** Opening Study material block **
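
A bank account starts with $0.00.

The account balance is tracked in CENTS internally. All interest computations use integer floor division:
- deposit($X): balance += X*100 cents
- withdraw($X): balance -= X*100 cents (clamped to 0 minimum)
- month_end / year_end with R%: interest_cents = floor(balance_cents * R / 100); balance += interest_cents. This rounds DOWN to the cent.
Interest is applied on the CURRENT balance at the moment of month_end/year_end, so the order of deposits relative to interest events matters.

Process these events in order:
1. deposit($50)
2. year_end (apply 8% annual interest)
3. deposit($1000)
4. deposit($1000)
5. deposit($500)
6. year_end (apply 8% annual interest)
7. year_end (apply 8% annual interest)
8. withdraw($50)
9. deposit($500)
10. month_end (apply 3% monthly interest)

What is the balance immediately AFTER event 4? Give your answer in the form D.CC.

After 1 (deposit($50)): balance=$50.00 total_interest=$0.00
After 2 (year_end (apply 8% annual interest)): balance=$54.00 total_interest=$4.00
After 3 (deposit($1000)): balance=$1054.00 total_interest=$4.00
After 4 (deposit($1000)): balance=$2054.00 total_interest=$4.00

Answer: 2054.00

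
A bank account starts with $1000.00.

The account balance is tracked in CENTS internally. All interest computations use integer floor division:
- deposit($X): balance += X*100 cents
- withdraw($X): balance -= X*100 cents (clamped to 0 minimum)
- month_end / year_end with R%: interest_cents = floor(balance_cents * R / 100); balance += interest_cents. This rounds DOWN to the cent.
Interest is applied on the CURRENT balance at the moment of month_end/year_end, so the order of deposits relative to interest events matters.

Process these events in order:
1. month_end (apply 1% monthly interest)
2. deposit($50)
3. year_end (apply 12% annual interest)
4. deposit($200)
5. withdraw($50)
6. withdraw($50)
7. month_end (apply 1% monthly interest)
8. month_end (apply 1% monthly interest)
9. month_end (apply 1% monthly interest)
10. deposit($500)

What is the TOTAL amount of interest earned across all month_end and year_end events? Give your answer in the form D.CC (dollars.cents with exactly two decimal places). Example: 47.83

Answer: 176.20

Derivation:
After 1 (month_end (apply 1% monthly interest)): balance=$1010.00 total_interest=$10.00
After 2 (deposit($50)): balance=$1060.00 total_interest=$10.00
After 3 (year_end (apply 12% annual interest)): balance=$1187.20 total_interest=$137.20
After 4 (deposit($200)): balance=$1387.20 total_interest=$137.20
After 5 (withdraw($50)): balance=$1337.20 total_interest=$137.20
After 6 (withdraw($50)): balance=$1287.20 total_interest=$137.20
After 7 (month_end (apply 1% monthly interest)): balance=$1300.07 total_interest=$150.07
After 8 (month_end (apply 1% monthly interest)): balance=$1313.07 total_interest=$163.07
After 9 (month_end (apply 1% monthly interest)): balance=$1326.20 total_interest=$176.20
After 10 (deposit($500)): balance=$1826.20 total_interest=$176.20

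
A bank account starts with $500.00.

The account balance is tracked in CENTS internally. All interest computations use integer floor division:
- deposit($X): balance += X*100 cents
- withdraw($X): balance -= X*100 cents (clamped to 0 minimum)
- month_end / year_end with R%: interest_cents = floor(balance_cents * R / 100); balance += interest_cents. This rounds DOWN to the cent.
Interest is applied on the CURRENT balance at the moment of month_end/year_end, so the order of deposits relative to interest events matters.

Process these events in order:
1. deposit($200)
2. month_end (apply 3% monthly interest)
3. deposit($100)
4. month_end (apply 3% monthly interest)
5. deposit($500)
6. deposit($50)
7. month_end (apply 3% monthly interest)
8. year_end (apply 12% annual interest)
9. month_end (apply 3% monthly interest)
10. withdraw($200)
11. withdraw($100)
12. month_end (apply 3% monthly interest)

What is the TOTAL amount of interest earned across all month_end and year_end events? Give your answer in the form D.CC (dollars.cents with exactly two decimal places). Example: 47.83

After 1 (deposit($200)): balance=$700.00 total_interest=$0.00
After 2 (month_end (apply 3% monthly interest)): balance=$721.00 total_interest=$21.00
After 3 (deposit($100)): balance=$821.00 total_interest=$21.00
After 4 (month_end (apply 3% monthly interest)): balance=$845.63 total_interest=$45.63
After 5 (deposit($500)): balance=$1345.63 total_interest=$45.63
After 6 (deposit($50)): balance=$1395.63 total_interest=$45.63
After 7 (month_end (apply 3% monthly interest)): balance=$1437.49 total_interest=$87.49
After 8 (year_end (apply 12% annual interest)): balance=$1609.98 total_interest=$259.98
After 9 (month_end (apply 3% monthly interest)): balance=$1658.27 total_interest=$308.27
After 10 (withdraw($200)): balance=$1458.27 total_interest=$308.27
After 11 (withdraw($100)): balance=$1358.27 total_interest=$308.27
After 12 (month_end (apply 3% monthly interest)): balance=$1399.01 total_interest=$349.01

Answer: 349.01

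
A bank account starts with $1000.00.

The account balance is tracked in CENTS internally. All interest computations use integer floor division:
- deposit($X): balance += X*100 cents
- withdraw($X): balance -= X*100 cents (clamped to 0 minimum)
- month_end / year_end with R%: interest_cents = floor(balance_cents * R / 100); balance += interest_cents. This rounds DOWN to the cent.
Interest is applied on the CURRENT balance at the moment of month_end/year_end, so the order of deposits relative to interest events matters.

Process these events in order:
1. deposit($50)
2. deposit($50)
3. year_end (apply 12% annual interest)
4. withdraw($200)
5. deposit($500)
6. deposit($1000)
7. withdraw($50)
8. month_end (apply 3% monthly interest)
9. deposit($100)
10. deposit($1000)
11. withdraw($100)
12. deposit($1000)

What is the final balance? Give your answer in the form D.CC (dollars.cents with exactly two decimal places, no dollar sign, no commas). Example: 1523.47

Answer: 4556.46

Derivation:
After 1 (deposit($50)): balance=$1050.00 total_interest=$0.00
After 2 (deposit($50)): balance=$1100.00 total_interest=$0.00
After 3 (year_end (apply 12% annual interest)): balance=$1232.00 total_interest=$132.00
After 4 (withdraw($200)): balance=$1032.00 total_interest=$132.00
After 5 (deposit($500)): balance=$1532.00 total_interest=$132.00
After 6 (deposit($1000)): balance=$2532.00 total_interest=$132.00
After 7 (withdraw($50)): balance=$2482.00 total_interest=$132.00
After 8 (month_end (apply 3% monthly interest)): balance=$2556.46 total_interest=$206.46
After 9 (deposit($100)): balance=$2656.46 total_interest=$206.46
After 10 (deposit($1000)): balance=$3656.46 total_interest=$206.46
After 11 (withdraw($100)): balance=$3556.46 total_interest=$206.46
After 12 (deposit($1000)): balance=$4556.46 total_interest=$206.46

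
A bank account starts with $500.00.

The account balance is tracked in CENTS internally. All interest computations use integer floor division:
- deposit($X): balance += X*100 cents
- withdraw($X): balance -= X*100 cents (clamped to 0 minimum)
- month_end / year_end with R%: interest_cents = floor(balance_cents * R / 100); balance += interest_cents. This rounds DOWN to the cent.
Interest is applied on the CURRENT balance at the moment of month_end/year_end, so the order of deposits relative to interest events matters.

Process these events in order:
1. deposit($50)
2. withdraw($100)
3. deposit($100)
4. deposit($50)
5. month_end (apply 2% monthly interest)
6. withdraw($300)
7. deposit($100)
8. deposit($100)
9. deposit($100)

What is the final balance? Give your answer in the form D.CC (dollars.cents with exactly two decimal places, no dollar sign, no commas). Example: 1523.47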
** Closing Study material block **
The data above should be copied exactly, with no line omitted.

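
A bank account starts with $0.00.

The account balance is tracked in CENTS internally. All interest computations use integer floor division:
- deposit($X): balance += X*100 cents
- withdraw($X): balance -= X*100 cents (clamped to 0 minimum)
- month_end / year_end with R%: interest_cents = floor(balance_cents * R / 100); balance += interest_cents. This rounds DOWN to the cent.
Interest is applied on the CURRENT balance at the moment of month_end/year_end, so the order of deposits relative to interest events matters.

Process these events in order:
1. deposit($50)
2. year_end (apply 8% annual interest)
3. deposit($1000)
4. deposit($1000)
5. deposit($500)
6. year_end (apply 8% annual interest)
7. year_end (apply 8% annual interest)
8. withdraw($50)
9. deposit($500)
10. month_end (apply 3% monthly interest)

What is the balance immediately AFTER event 4? Give your answer in the form D.CC.

After 1 (deposit($50)): balance=$50.00 total_interest=$0.00
After 2 (year_end (apply 8% annual interest)): balance=$54.00 total_interest=$4.00
After 3 (deposit($1000)): balance=$1054.00 total_interest=$4.00
After 4 (deposit($1000)): balance=$2054.00 total_interest=$4.00

Answer: 2054.00

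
A bank account starts with $1000.00.

The account balance is tracked in CENTS internally. All interest computations use integer floor division:
- deposit($X): balance += X*100 cents
- withdraw($X): balance -= X*100 cents (clamped to 0 minimum)
- month_end / year_end with R%: interest_cents = floor(balance_cents * R / 100); balance += interest_cents. This rounds DOWN to the cent.
Interest is applied on the CURRENT balance at the moment of month_end/year_end, so the order of deposits relative to interest events matters.

Process these events in order:
1. month_end (apply 1% monthly interest)
2. deposit($50)
3. year_end (apply 12% annual interest)
4. deposit($200)
5. withdraw($50)
6. withdraw($50)
7. month_end (apply 1% monthly interest)
8. month_end (apply 1% monthly interest)
9. month_end (apply 1% monthly interest)
10. deposit($500)

What is the TOTAL amount of interest earned across all month_end and year_end events? Give your answer in the form D.CC (dollars.cents with exactly two decimal places). Example: 47.83

Answer: 176.20

Derivation:
After 1 (month_end (apply 1% monthly interest)): balance=$1010.00 total_interest=$10.00
After 2 (deposit($50)): balance=$1060.00 total_interest=$10.00
After 3 (year_end (apply 12% annual interest)): balance=$1187.20 total_interest=$137.20
After 4 (deposit($200)): balance=$1387.20 total_interest=$137.20
After 5 (withdraw($50)): balance=$1337.20 total_interest=$137.20
After 6 (withdraw($50)): balance=$1287.20 total_interest=$137.20
After 7 (month_end (apply 1% monthly interest)): balance=$1300.07 total_interest=$150.07
After 8 (month_end (apply 1% monthly interest)): balance=$1313.07 total_interest=$163.07
After 9 (month_end (apply 1% monthly interest)): balance=$1326.20 total_interest=$176.20
After 10 (deposit($500)): balance=$1826.20 total_interest=$176.20

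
A bank account starts with $500.00.

The account balance is tracked in CENTS internally. All interest computations use integer floor division:
- deposit($X): balance += X*100 cents
- withdraw($X): balance -= X*100 cents (clamped to 0 minimum)
- month_end / year_end with R%: interest_cents = floor(balance_cents * R / 100); balance += interest_cents. This rounds DOWN to the cent.
Interest is applied on the CURRENT balance at the moment of month_end/year_end, so the order of deposits relative to interest events matters.

Process these events in order:
1. deposit($200)
2. month_end (apply 3% monthly interest)
3. deposit($100)
4. month_end (apply 3% monthly interest)
5. deposit($500)
6. deposit($50)
7. month_end (apply 3% monthly interest)
8. year_end (apply 12% annual interest)
9. month_end (apply 3% monthly interest)
10. withdraw($200)
11. withdraw($100)
12. month_end (apply 3% monthly interest)

What is the TOTAL amount of interest earned across all month_end and year_end events? Give your answer in the form D.CC (dollars.cents with exactly two decimal places). Example: 47.83

After 1 (deposit($200)): balance=$700.00 total_interest=$0.00
After 2 (month_end (apply 3% monthly interest)): balance=$721.00 total_interest=$21.00
After 3 (deposit($100)): balance=$821.00 total_interest=$21.00
After 4 (month_end (apply 3% monthly interest)): balance=$845.63 total_interest=$45.63
After 5 (deposit($500)): balance=$1345.63 total_interest=$45.63
After 6 (deposit($50)): balance=$1395.63 total_interest=$45.63
After 7 (month_end (apply 3% monthly interest)): balance=$1437.49 total_interest=$87.49
After 8 (year_end (apply 12% annual interest)): balance=$1609.98 total_interest=$259.98
After 9 (month_end (apply 3% monthly interest)): balance=$1658.27 total_interest=$308.27
After 10 (withdraw($200)): balance=$1458.27 total_interest=$308.27
After 11 (withdraw($100)): balance=$1358.27 total_interest=$308.27
After 12 (month_end (apply 3% monthly interest)): balance=$1399.01 total_interest=$349.01

Answer: 349.01

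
A bank account starts with $1000.00.

The account balance is tracked in CENTS internally. All interest computations use integer floor division:
- deposit($X): balance += X*100 cents
- withdraw($X): balance -= X*100 cents (clamped to 0 minimum)
- month_end / year_end with R%: interest_cents = floor(balance_cents * R / 100); balance += interest_cents. This rounds DOWN to the cent.
Interest is applied on the CURRENT balance at the moment of month_end/year_end, so the order of deposits relative to interest events matters.

Process these events in order:
1. deposit($50)
2. deposit($50)
3. year_end (apply 12% annual interest)
4. withdraw($200)
5. deposit($500)
6. deposit($1000)
7. withdraw($50)
8. month_end (apply 3% monthly interest)
9. deposit($100)
10. deposit($1000)
11. withdraw($100)
12. deposit($1000)

What is the final balance? Give your answer in the form D.CC (dollars.cents with exactly two decimal places, no dollar sign, no commas). Example: 1523.47

Answer: 4556.46

Derivation:
After 1 (deposit($50)): balance=$1050.00 total_interest=$0.00
After 2 (deposit($50)): balance=$1100.00 total_interest=$0.00
After 3 (year_end (apply 12% annual interest)): balance=$1232.00 total_interest=$132.00
After 4 (withdraw($200)): balance=$1032.00 total_interest=$132.00
After 5 (deposit($500)): balance=$1532.00 total_interest=$132.00
After 6 (deposit($1000)): balance=$2532.00 total_interest=$132.00
After 7 (withdraw($50)): balance=$2482.00 total_interest=$132.00
After 8 (month_end (apply 3% monthly interest)): balance=$2556.46 total_interest=$206.46
After 9 (deposit($100)): balance=$2656.46 total_interest=$206.46
After 10 (deposit($1000)): balance=$3656.46 total_interest=$206.46
After 11 (withdraw($100)): balance=$3556.46 total_interest=$206.46
After 12 (deposit($1000)): balance=$4556.46 total_interest=$206.46

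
A bank account starts with $500.00.

The account balance is tracked in CENTS internally. All interest computations use integer floor division:
- deposit($X): balance += X*100 cents
- withdraw($X): balance -= X*100 cents (clamped to 0 minimum)
- month_end / year_end with R%: interest_cents = floor(balance_cents * R / 100); balance += interest_cents. This rounds DOWN to the cent.
Interest is applied on the CURRENT balance at the moment of month_end/year_end, so the order of deposits relative to interest events matters.

Process these events in order:
1. deposit($50)
2. withdraw($100)
3. deposit($100)
4. deposit($50)
5. month_end (apply 2% monthly interest)
6. withdraw($300)
7. deposit($100)
8. deposit($100)
9. deposit($100)

What is the final balance? Give your answer in the form D.CC (dollars.cents with exactly two decimal places, no dollar sign, no commas). Example: 1523.47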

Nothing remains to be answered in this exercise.